=== Begin Enclosure ===

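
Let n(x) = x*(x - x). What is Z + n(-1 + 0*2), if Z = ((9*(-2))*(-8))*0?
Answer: 0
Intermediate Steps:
n(x) = 0 (n(x) = x*0 = 0)
Z = 0 (Z = -18*(-8)*0 = 144*0 = 0)
Z + n(-1 + 0*2) = 0 + 0 = 0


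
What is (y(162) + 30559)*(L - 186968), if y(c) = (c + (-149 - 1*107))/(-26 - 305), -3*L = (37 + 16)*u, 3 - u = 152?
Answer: -5593733824861/993 ≈ -5.6332e+9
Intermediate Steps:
u = -149 (u = 3 - 1*152 = 3 - 152 = -149)
L = 7897/3 (L = -(37 + 16)*(-149)/3 = -53*(-149)/3 = -⅓*(-7897) = 7897/3 ≈ 2632.3)
y(c) = 256/331 - c/331 (y(c) = (c + (-149 - 107))/(-331) = (c - 256)*(-1/331) = (-256 + c)*(-1/331) = 256/331 - c/331)
(y(162) + 30559)*(L - 186968) = ((256/331 - 1/331*162) + 30559)*(7897/3 - 186968) = ((256/331 - 162/331) + 30559)*(-553007/3) = (94/331 + 30559)*(-553007/3) = (10115123/331)*(-553007/3) = -5593733824861/993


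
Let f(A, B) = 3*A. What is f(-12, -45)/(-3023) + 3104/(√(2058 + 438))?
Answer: 36/3023 + 388*√39/39 ≈ 62.142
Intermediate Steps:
f(-12, -45)/(-3023) + 3104/(√(2058 + 438)) = (3*(-12))/(-3023) + 3104/(√(2058 + 438)) = -36*(-1/3023) + 3104/(√2496) = 36/3023 + 3104/((8*√39)) = 36/3023 + 3104*(√39/312) = 36/3023 + 388*√39/39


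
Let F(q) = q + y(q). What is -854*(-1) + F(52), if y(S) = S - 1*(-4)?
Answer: 962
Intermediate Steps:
y(S) = 4 + S (y(S) = S + 4 = 4 + S)
F(q) = 4 + 2*q (F(q) = q + (4 + q) = 4 + 2*q)
-854*(-1) + F(52) = -854*(-1) + (4 + 2*52) = 854 + (4 + 104) = 854 + 108 = 962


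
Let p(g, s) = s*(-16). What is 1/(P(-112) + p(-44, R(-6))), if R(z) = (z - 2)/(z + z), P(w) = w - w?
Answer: -3/32 ≈ -0.093750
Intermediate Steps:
P(w) = 0
R(z) = (-2 + z)/(2*z) (R(z) = (-2 + z)/((2*z)) = (-2 + z)*(1/(2*z)) = (-2 + z)/(2*z))
p(g, s) = -16*s
1/(P(-112) + p(-44, R(-6))) = 1/(0 - 8*(-2 - 6)/(-6)) = 1/(0 - 8*(-1)*(-8)/6) = 1/(0 - 16*⅔) = 1/(0 - 32/3) = 1/(-32/3) = -3/32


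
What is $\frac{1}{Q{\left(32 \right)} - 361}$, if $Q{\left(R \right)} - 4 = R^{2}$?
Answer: $\frac{1}{667} \approx 0.0014993$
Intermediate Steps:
$Q{\left(R \right)} = 4 + R^{2}$
$\frac{1}{Q{\left(32 \right)} - 361} = \frac{1}{\left(4 + 32^{2}\right) - 361} = \frac{1}{\left(4 + 1024\right) - 361} = \frac{1}{1028 - 361} = \frac{1}{667}$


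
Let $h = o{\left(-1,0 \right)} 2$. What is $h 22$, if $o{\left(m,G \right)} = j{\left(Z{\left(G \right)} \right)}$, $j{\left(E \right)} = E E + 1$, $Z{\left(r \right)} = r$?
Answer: $44$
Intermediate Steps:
$j{\left(E \right)} = 1 + E^{2}$ ($j{\left(E \right)} = E^{2} + 1 = 1 + E^{2}$)
$o{\left(m,G \right)} = 1 + G^{2}$
$h = 2$ ($h = \left(1 + 0^{2}\right) 2 = \left(1 + 0\right) 2 = 1 \cdot 2 = 2$)
$h 22 = 2 \cdot 22 = 44$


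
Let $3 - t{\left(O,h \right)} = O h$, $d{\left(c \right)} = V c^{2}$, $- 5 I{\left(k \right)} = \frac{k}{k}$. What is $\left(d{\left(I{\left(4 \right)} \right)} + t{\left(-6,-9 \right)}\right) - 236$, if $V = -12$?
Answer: $- \frac{7187}{25} \approx -287.48$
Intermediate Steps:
$I{\left(k \right)} = - \frac{1}{5}$ ($I{\left(k \right)} = - \frac{k \frac{1}{k}}{5} = \left(- \frac{1}{5}\right) 1 = - \frac{1}{5}$)
$d{\left(c \right)} = - 12 c^{2}$
$t{\left(O,h \right)} = 3 - O h$
$\left(d{\left(I{\left(4 \right)} \right)} + t{\left(-6,-9 \right)}\right) - 236 = \left(- 12 \left(- \frac{1}{5}\right)^{2} + \left(3 - \left(-6\right) \left(-9\right)\right)\right) - 236 = \left(\left(-12\right) \frac{1}{25} + \left(3 - 54\right)\right) - 236 = \left(- \frac{12}{25} - 51\right) - 236 = - \frac{1287}{25} - 236 = - \frac{7187}{25}$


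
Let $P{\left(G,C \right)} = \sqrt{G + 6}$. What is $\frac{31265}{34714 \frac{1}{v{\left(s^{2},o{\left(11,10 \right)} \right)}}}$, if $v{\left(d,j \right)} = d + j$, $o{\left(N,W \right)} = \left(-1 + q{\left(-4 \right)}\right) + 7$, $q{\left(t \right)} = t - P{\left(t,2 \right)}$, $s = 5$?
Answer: $\frac{844155}{34714} - \frac{31265 \sqrt{2}}{34714} \approx 23.044$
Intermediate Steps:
$P{\left(G,C \right)} = \sqrt{6 + G}$
$q{\left(t \right)} = t - \sqrt{6 + t}$
$o{\left(N,W \right)} = 2 - \sqrt{2}$ ($o{\left(N,W \right)} = \left(-1 - \left(4 + \sqrt{6 - 4}\right)\right) + 7 = \left(-1 - \left(4 + \sqrt{2}\right)\right) + 7 = \left(-5 - \sqrt{2}\right) + 7 = 2 - \sqrt{2}$)
$\frac{31265}{34714 \frac{1}{v{\left(s^{2},o{\left(11,10 \right)} \right)}}} = \frac{31265}{34714 \frac{1}{5^{2} + \left(2 - \sqrt{2}\right)}} = \frac{31265}{34714 \frac{1}{25 + \left(2 - \sqrt{2}\right)}} = \frac{31265}{34714 \frac{1}{27 - \sqrt{2}}} = 31265 \left(\frac{27}{34714} - \frac{\sqrt{2}}{34714}\right) = \frac{844155}{34714} - \frac{31265 \sqrt{2}}{34714}$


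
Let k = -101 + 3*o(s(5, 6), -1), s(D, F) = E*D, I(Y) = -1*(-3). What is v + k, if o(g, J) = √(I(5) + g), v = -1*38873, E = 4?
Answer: -38974 + 3*√23 ≈ -38960.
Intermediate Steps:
I(Y) = 3
s(D, F) = 4*D
v = -38873
o(g, J) = √(3 + g)
k = -101 + 3*√23 (k = -101 + 3*√(3 + 4*5) = -101 + 3*√(3 + 20) = -101 + 3*√23 ≈ -86.613)
v + k = -38873 + (-101 + 3*√23) = -38974 + 3*√23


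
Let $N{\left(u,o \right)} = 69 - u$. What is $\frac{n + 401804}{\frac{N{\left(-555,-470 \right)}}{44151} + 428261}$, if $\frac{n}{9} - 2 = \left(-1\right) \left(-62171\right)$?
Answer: $\frac{14148349837}{6302717345} \approx 2.2448$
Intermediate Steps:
$n = 559557$ ($n = 18 + 9 \left(\left(-1\right) \left(-62171\right)\right) = 18 + 9 \cdot 62171 = 18 + 559539 = 559557$)
$\frac{n + 401804}{\frac{N{\left(-555,-470 \right)}}{44151} + 428261} = \frac{559557 + 401804}{\frac{69 - -555}{44151} + 428261} = \frac{961361}{\left(69 + 555\right) \frac{1}{44151} + 428261} = \frac{961361}{624 \cdot \frac{1}{44151} + 428261} = \frac{961361}{\frac{208}{14717} + 428261} = \frac{961361}{\frac{6302717345}{14717}} = 961361 \cdot \frac{14717}{6302717345} = \frac{14148349837}{6302717345}$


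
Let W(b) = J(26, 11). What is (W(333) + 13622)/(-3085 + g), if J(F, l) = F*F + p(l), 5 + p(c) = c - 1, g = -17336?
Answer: -14303/20421 ≈ -0.70041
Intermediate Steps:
p(c) = -6 + c (p(c) = -5 + (c - 1) = -5 + (-1 + c) = -6 + c)
J(F, l) = -6 + l + F² (J(F, l) = F*F + (-6 + l) = F² + (-6 + l) = -6 + l + F²)
W(b) = 681 (W(b) = -6 + 11 + 26² = -6 + 11 + 676 = 681)
(W(333) + 13622)/(-3085 + g) = (681 + 13622)/(-3085 - 17336) = 14303/(-20421) = 14303*(-1/20421) = -14303/20421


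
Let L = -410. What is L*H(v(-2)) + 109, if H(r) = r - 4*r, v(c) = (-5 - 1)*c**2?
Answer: -29411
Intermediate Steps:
v(c) = -6*c**2
H(r) = -3*r
L*H(v(-2)) + 109 = -(-1230)*(-6*(-2)**2) + 109 = -(-1230)*(-6*4) + 109 = -(-1230)*(-24) + 109 = -410*72 + 109 = -29520 + 109 = -29411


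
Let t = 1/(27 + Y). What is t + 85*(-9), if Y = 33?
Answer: -45899/60 ≈ -764.98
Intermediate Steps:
t = 1/60 (t = 1/(27 + 33) = 1/60 ≈ 0.016667)
t + 85*(-9) = 1/60 + 85*(-9) = 1/60 - 765 = -45899/60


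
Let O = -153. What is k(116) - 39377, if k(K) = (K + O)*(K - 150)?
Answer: -38119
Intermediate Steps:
k(K) = (-153 + K)*(-150 + K) (k(K) = (K - 153)*(K - 150) = (-153 + K)*(-150 + K))
k(116) - 39377 = (22950 + 116² - 303*116) - 39377 = (22950 + 13456 - 35148) - 39377 = 1258 - 39377 = -38119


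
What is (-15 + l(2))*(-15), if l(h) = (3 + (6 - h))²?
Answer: -510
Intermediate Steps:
l(h) = (9 - h)²
(-15 + l(2))*(-15) = (-15 + (-9 + 2)²)*(-15) = (-15 + (-7)²)*(-15) = (-15 + 49)*(-15) = 34*(-15) = -510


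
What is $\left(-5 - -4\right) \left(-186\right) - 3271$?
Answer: $-3085$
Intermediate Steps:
$\left(-5 - -4\right) \left(-186\right) - 3271 = \left(-5 + 4\right) \left(-186\right) - 3271 = \left(-1\right) \left(-186\right) - 3271 = 186 - 3271 = -3085$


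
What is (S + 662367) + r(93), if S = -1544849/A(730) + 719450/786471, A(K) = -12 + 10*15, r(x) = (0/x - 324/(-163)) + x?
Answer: 3840503089167805/5896959558 ≈ 6.5127e+5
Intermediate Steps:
r(x) = 324/163 + x (r(x) = (0 - 324*(-1/163)) + x = (0 + 324/163) + x = 324/163 + x)
A(K) = 138 (A(K) = -12 + 150 = 138)
S = -404959884593/36177666 (S = -1544849/138 + 719450/786471 = -404959884593/36177666 ≈ -11194.)
(S + 662367) + r(93) = (-404959884593/36177666 + 662367) + (324/163 + 93) = 23557932210829/36177666 + 15483/163 = 3840503089167805/5896959558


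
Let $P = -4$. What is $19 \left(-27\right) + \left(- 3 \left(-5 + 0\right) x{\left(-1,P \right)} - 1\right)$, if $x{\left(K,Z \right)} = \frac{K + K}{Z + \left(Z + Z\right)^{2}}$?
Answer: $- \frac{1029}{2} \approx -514.5$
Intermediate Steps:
$x{\left(K,Z \right)} = \frac{2 K}{Z + 4 Z^{2}}$ ($x{\left(K,Z \right)} = \frac{2 K}{Z + \left(2 Z\right)^{2}} = \frac{2 K}{Z + 4 Z^{2}}$)
$19 \left(-27\right) + \left(- 3 \left(-5 + 0\right) x{\left(-1,P \right)} - 1\right) = 19 \left(-27\right) - \left(1 - - 3 \left(-5 + 0\right) 2 \left(-1\right) \frac{1}{-4} \frac{1}{1 + 4 \left(-4\right)}\right) = -513 - \left(1 - \left(-3\right) \left(-5\right) 2 \left(-1\right) \left(- \frac{1}{4}\right) \frac{1}{1 - 16}\right) = -513 - \left(1 - 15 \cdot 2 \left(-1\right) \left(- \frac{1}{4}\right) \frac{1}{-15}\right) = -513 - \left(1 - 15 \cdot 2 \left(-1\right) \left(- \frac{1}{4}\right) \left(- \frac{1}{15}\right)\right) = -513 + \left(15 \left(- \frac{1}{30}\right) - 1\right) = -513 - \frac{3}{2} = - \frac{1029}{2}$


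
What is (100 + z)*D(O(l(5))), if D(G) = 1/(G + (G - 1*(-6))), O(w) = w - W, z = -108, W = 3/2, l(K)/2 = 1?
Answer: -8/7 ≈ -1.1429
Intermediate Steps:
l(K) = 2 (l(K) = 2*1 = 2)
W = 3/2 (W = 3*(1/2) = 3/2 ≈ 1.5000)
O(w) = -3/2 + w (O(w) = w - 1*3/2 = w - 3/2 = -3/2 + w)
D(G) = 1/(6 + 2*G) (D(G) = 1/(G + (G + 6)) = 1/(G + (6 + G)) = 1/(6 + 2*G))
(100 + z)*D(O(l(5))) = (100 - 108)*(1/(2*(3 + (-3/2 + 2)))) = -4/(3 + 1/2) = -4/7/2 = -4*2/7 = -8*1/7 = -8/7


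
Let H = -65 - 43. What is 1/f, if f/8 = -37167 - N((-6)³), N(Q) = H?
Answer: -1/296472 ≈ -3.3730e-6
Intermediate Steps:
H = -108
N(Q) = -108
f = -296472 (f = 8*(-37167 - 1*(-108)) = 8*(-37167 + 108) = 8*(-37059) = -296472)
1/f = 1/(-296472) = -1/296472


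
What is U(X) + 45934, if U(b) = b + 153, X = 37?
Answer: 46124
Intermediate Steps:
U(b) = 153 + b
U(X) + 45934 = (153 + 37) + 45934 = 190 + 45934 = 46124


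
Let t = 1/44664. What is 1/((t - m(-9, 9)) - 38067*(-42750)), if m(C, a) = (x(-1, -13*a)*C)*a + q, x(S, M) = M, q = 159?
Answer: 7444/15180573385875 ≈ 4.9036e-10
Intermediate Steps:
t = 1/44664 ≈ 2.2389e-5
m(C, a) = 159 - 13*C*a**2 (m(C, a) = ((-13*a)*C)*a + 159 = (-13*C*a)*a + 159 = -13*C*a**2 + 159 = 159 - 13*C*a**2)
1/((t - m(-9, 9)) - 38067*(-42750)) = 1/((1/44664 - (159 - 13*(-9)*9**2)) - 38067*(-42750)) = -1/42750/((1/44664 - (159 - 13*(-9)*81)) - 38067) = -1/42750/((1/44664 - (159 + 9477)) - 38067) = -1/42750/((1/44664 - 1*9636) - 38067) = -1/42750/((1/44664 - 9636) - 38067) = -1/42750/(-430382303/44664 - 38067) = -1/42750/(-2130606791/44664) = -44664/2130606791*(-1/42750) = 7444/15180573385875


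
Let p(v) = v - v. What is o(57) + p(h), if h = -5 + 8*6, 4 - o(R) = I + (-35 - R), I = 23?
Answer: 73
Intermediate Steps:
o(R) = 16 + R (o(R) = 4 - (23 + (-35 - R)) = 4 - (-12 - R) = 4 + (12 + R) = 16 + R)
h = 43 (h = -5 + 48 = 43)
p(v) = 0
o(57) + p(h) = (16 + 57) + 0 = 73 + 0 = 73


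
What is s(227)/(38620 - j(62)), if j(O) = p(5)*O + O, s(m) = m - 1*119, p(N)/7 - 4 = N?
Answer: 27/8663 ≈ 0.0031167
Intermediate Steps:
p(N) = 28 + 7*N
s(m) = -119 + m (s(m) = m - 119 = -119 + m)
j(O) = 64*O (j(O) = (28 + 7*5)*O + O = (28 + 35)*O + O = 63*O + O = 64*O)
s(227)/(38620 - j(62)) = (-119 + 227)/(38620 - 64*62) = 108/(38620 - 1*3968) = 108/(38620 - 3968) = 108/34652 = 108*(1/34652) = 27/8663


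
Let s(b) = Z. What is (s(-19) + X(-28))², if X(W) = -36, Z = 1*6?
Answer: 900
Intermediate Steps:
Z = 6
s(b) = 6
(s(-19) + X(-28))² = (6 - 36)² = (-30)² = 900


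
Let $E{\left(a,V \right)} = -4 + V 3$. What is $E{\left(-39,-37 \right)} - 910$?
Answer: $-1025$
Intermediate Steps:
$E{\left(a,V \right)} = -4 + 3 V$
$E{\left(-39,-37 \right)} - 910 = \left(-4 + 3 \left(-37\right)\right) - 910 = \left(-4 - 111\right) - 910 = -115 - 910 = -1025$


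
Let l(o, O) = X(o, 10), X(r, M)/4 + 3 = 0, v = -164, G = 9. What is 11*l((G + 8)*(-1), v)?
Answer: -132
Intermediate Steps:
X(r, M) = -12 (X(r, M) = -12 + 4*0 = -12 + 0 = -12)
l(o, O) = -12
11*l((G + 8)*(-1), v) = 11*(-12) = -132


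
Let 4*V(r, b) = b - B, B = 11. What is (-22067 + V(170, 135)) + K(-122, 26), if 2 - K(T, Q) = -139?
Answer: -21895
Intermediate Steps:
K(T, Q) = 141 (K(T, Q) = 2 - 1*(-139) = 2 + 139 = 141)
V(r, b) = -11/4 + b/4 (V(r, b) = (b - 1*11)/4 = (b - 11)/4 = (-11 + b)/4 = -11/4 + b/4)
(-22067 + V(170, 135)) + K(-122, 26) = (-22067 + (-11/4 + (1/4)*135)) + 141 = (-22067 + (-11/4 + 135/4)) + 141 = (-22067 + 31) + 141 = -22036 + 141 = -21895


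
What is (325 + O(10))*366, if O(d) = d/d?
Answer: 119316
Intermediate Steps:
O(d) = 1
(325 + O(10))*366 = (325 + 1)*366 = 326*366 = 119316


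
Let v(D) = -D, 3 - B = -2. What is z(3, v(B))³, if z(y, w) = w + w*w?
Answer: 8000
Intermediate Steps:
B = 5 (B = 3 - 1*(-2) = 3 + 2 = 5)
z(y, w) = w + w²
z(3, v(B))³ = ((-1*5)*(1 - 1*5))³ = (-5*(1 - 5))³ = (-5*(-4))³ = 20³ = 8000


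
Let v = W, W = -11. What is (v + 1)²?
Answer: 100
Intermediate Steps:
v = -11
(v + 1)² = (-11 + 1)² = (-10)² = 100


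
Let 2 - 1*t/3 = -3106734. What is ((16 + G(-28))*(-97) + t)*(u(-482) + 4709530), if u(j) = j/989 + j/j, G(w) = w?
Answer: 43416393709268844/989 ≈ 4.3899e+13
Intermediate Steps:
t = 9320208 (t = 6 - 3*(-3106734) = 6 + 9320202 = 9320208)
u(j) = 1 + j/989 (u(j) = j*(1/989) + 1 = j/989 + 1 = 1 + j/989)
((16 + G(-28))*(-97) + t)*(u(-482) + 4709530) = ((16 - 28)*(-97) + 9320208)*((1 + (1/989)*(-482)) + 4709530) = (-12*(-97) + 9320208)*((1 - 482/989) + 4709530) = (1164 + 9320208)*(507/989 + 4709530) = 9321372*(4657725677/989) = 43416393709268844/989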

=== End Enclosure ===

_What needs to be done:_
Would you please copy every line from the listing above that contains the word "approx"?

_Written reply:_
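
Answer: $\frac{1}{667} \approx 0.0014993$
Answer: $- \frac{7187}{25} \approx -287.48$
Answer: $\frac{844155}{34714} - \frac{31265 \sqrt{2}}{34714} \approx 23.044$
Answer: $\frac{14148349837}{6302717345} \approx 2.2448$
Answer: $- \frac{1029}{2} \approx -514.5$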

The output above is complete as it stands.